┌─ DATA PROVIDED

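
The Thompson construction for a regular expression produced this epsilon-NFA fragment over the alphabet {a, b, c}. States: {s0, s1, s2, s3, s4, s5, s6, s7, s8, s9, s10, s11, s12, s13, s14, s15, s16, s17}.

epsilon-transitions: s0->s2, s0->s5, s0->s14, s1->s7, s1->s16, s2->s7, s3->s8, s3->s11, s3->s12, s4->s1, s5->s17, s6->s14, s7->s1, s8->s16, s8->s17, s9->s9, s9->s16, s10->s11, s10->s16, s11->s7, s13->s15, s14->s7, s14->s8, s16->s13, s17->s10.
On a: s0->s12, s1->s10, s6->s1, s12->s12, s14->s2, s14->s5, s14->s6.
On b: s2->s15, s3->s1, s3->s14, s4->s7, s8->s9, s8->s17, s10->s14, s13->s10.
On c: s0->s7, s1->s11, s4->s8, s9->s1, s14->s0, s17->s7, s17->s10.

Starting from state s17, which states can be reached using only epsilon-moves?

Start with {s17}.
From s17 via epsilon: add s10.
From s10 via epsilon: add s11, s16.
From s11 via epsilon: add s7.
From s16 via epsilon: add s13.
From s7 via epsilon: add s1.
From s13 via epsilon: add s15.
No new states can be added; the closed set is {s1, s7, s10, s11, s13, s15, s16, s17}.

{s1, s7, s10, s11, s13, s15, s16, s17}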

└─
┌─ DATA PROVIDED

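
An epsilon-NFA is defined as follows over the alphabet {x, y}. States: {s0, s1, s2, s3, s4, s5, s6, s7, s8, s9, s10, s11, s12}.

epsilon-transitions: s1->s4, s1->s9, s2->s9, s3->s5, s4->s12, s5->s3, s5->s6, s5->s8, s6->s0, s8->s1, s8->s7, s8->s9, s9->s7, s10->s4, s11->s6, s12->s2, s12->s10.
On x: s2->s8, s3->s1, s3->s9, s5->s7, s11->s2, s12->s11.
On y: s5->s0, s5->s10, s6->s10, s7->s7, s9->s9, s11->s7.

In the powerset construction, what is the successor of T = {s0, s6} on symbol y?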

└─

- [EXERCISE REQUIREMENTS]:
Everything from the line with "On x: s2->s8, s3->s1, s3->s9, s5->s7, s11->s2, s12->s11." through the line with "In the powerset" in the listing above must be retyped exactly, with nothing added.

- [RESPONSE]:
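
On x: s2->s8, s3->s1, s3->s9, s5->s7, s11->s2, s12->s11.
On y: s5->s0, s5->s10, s6->s10, s7->s7, s9->s9, s11->s7.

In the powerset construction, what is the successor of T = {s0, s6} on symbol y?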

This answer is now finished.